:: Task input ::
○ ○ ○ ○ ○ ○ ○
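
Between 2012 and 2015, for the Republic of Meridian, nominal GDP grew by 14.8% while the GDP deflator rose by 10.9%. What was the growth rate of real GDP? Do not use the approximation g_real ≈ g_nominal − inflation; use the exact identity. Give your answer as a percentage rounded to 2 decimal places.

3.52%

(1 + g_nom) = (1 + g_real)(1 + π), so g_real = 1.1480 / 1.1090 − 1 = 0.03517.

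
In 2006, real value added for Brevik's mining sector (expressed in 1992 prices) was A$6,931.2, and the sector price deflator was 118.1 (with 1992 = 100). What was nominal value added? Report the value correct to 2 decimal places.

Nominal value added = Real × (sector price deflator/100) = 6931.2 × 1.181 = 8185.75.

A$8,185.75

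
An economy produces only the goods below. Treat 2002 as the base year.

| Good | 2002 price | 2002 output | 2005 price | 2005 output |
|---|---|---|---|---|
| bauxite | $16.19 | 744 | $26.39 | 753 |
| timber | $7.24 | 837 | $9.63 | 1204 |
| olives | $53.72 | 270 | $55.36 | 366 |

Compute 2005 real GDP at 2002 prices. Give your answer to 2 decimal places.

Real GDP 2005 = Σ (p_2002 × q_2005) = 16.19·753 + 7.24·1204 + 53.72·366 = 40569.55.

$40569.55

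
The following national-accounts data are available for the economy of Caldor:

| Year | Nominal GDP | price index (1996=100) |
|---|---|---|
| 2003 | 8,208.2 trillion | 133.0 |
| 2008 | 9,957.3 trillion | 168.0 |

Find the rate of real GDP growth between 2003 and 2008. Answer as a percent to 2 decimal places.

-3.96%

Real GDP 2003 = 8208.2 / 1.330 = 6171.58.
Real GDP 2008 = 9957.3 / 1.680 = 5926.96.
Real growth = 5926.96 / 6171.58 − 1 = -0.0396.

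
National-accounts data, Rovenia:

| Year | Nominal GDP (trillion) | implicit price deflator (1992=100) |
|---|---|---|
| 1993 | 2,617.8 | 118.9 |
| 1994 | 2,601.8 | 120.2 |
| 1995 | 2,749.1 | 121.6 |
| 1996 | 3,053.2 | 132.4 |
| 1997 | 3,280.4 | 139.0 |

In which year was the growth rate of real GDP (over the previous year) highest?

1994: real = 2601.8/1.202 = 2164.56; growth vs 1993 (2201.68) = -1.69%.
1995: real = 2749.1/1.216 = 2260.77; growth vs 1994 (2164.56) = 4.44%.
1996: real = 3053.2/1.324 = 2306.04; growth vs 1995 (2260.77) = 2.00%.
1997: real = 3280.4/1.390 = 2360.00; growth vs 1996 (2306.04) = 2.34%.

1995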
○ ○ ○ ○ ○ ○ ○
Please work out how many lines in this listing contain "accounts", then give only that number.

:: Response below ::
2